From the records below, extract only the lines running from the line with "Consider the following" to the line with "Eve moves first, choosing", both lines included, reproducing them exactly.

Records to use Start Marker

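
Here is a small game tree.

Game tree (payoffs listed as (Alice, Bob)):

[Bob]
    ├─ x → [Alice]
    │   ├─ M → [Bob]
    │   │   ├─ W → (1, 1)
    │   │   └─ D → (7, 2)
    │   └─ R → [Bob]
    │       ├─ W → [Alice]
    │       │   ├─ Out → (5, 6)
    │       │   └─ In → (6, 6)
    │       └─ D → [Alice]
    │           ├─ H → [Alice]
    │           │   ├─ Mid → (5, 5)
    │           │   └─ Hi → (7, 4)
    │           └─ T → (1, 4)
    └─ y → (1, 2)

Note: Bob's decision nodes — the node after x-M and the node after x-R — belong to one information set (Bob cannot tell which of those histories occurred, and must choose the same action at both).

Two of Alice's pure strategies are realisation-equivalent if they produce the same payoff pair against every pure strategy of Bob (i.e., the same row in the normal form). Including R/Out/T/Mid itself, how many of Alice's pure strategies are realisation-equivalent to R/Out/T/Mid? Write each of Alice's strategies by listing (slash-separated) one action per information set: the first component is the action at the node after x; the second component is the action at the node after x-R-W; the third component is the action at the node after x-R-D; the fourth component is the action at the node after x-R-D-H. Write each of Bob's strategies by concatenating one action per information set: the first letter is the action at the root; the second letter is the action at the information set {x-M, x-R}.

2

Row for R/Out/T/Mid (columns xW, xD, yW, yD): (5,6) (1,4) (1,2) (1,2).
Under R/Out/T/Mid, Alice's choice at the node after x-R-D-H can never be reached regardless of what Bob does, so varying those choices leaves every outcome unchanged.
Holding the reachable choices fixed and varying the unreachable one freely already gives 2 equivalent strategies.
No other strategy reproduces this row, so those 2 are the full class: R/Out/T/Mid, R/Out/T/Hi.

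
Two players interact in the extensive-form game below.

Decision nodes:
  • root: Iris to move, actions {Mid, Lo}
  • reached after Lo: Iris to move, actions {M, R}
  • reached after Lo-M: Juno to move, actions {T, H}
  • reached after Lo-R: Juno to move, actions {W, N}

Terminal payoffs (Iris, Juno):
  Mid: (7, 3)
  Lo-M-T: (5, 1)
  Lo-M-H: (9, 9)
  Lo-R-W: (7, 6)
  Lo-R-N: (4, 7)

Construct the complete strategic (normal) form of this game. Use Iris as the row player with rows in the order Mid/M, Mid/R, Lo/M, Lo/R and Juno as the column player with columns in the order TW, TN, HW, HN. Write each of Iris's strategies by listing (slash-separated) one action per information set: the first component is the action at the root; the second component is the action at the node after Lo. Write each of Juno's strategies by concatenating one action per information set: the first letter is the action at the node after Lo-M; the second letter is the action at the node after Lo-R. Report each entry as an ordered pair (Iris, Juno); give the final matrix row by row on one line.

Mid/M: (7,3) (7,3) (7,3) (7,3) | Mid/R: (7,3) (7,3) (7,3) (7,3) | Lo/M: (5,1) (5,1) (9,9) (9,9) | Lo/R: (7,6) (4,7) (7,6) (4,7)

Row Mid/M: TW→(7,3), TN→(7,3), HW→(7,3), HN→(7,3)
Row Mid/R: TW→(7,3), TN→(7,3), HW→(7,3), HN→(7,3)
Row Lo/M: TW→(5,1), TN→(5,1), HW→(9,9), HN→(9,9)
Row Lo/R: TW→(7,6), TN→(4,7), HW→(7,6), HN→(4,7)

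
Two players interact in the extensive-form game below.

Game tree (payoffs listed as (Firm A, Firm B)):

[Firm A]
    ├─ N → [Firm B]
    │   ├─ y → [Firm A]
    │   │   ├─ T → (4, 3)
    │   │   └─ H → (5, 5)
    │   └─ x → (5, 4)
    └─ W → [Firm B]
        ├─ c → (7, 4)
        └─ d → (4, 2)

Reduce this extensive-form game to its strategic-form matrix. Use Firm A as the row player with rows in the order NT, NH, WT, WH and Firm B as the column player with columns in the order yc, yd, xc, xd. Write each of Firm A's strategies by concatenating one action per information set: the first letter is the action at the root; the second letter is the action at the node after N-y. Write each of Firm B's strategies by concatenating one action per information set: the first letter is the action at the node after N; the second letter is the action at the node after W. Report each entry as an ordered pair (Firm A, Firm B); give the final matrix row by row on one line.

           yc       yd       xc       xd
  NT    (4,3)    (4,3)    (5,4)    (5,4)
  NH    (5,5)    (5,5)    (5,4)    (5,4)
  WT    (7,4)    (4,2)    (7,4)    (4,2)
  WH    (7,4)    (4,2)    (7,4)    (4,2)

NT: (4,3) (4,3) (5,4) (5,4) | NH: (5,5) (5,5) (5,4) (5,4) | WT: (7,4) (4,2) (7,4) (4,2) | WH: (7,4) (4,2) (7,4) (4,2)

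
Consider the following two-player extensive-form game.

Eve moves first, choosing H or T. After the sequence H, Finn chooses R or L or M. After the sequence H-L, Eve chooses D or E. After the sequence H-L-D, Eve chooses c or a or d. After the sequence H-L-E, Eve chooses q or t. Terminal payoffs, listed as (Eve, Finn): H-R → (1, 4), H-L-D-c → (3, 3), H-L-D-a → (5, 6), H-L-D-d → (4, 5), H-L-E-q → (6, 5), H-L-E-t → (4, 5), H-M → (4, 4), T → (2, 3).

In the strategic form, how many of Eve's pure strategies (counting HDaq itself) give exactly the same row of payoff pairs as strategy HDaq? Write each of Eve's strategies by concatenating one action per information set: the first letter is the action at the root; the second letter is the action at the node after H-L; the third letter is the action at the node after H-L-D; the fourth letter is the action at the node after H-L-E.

Row for HDaq (columns R, L, M): (1,4) (5,6) (4,4).
Under HDaq, Eve's choice at the node after H-L-E can never be reached regardless of what Finn does, so varying those choices leaves every outcome unchanged.
Holding the reachable choices fixed and varying the unreachable one freely already gives 2 equivalent strategies.
No other strategy reproduces this row, so those 2 are the full class: HDaq, HDat.

2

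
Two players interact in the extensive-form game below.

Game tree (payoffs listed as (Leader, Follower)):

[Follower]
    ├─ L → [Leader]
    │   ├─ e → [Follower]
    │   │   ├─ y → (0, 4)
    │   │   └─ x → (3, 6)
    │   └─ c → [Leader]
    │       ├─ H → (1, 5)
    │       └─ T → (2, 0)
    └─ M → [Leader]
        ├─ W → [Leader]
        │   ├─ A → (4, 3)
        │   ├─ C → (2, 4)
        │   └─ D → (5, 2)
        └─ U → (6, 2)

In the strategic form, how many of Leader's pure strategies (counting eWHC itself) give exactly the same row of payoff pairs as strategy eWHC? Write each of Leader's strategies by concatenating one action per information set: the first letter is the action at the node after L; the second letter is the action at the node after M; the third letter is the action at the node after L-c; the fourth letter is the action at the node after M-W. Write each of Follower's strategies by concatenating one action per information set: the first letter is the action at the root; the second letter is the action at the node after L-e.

Row for eWHC (columns Ly, Lx, My, Mx): (0,4) (3,6) (2,4) (2,4).
Under eWHC, Leader's choice at the node after L-c can never be reached regardless of what Follower does, so varying those choices leaves every outcome unchanged.
Holding the reachable choices fixed and varying the unreachable one freely already gives 2 equivalent strategies.
No other strategy reproduces this row, so those 2 are the full class: eWHC, eWTC.

2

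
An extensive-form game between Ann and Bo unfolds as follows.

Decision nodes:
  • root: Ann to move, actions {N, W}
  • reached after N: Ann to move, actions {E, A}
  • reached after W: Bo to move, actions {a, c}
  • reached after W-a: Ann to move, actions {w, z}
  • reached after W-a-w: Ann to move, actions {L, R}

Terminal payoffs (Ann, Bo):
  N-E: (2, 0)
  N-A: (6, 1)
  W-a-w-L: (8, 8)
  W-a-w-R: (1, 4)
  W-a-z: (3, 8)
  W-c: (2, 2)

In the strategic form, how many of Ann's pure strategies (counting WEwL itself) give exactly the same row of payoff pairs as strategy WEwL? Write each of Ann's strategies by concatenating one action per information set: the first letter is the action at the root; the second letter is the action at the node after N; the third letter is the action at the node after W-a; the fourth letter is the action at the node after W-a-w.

2

Row for WEwL (columns a, c): (8,8) (2,2).
Under WEwL, Ann's choice at the node after N can never be reached regardless of what Bo does, so varying those choices leaves every outcome unchanged.
Holding the reachable choices fixed and varying the unreachable one freely already gives 2 equivalent strategies.
No other strategy reproduces this row, so those 2 are the full class: WEwL, WAwL.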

Records to use End Marker

[Output below]:
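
Consider the following two-player extensive-form game.

Eve moves first, choosing H or T. After the sequence H, Finn chooses R or L or M. After the sequence H-L, Eve chooses D or E. After the sequence H-L-D, Eve chooses c or a or d. After the sequence H-L-E, Eve chooses q or t. Terminal payoffs, listed as (Eve, Finn): H-R → (1, 4), H-L-D-c → (3, 3), H-L-D-a → (5, 6), H-L-D-d → (4, 5), H-L-E-q → (6, 5), H-L-E-t → (4, 5), H-M → (4, 4), T → (2, 3).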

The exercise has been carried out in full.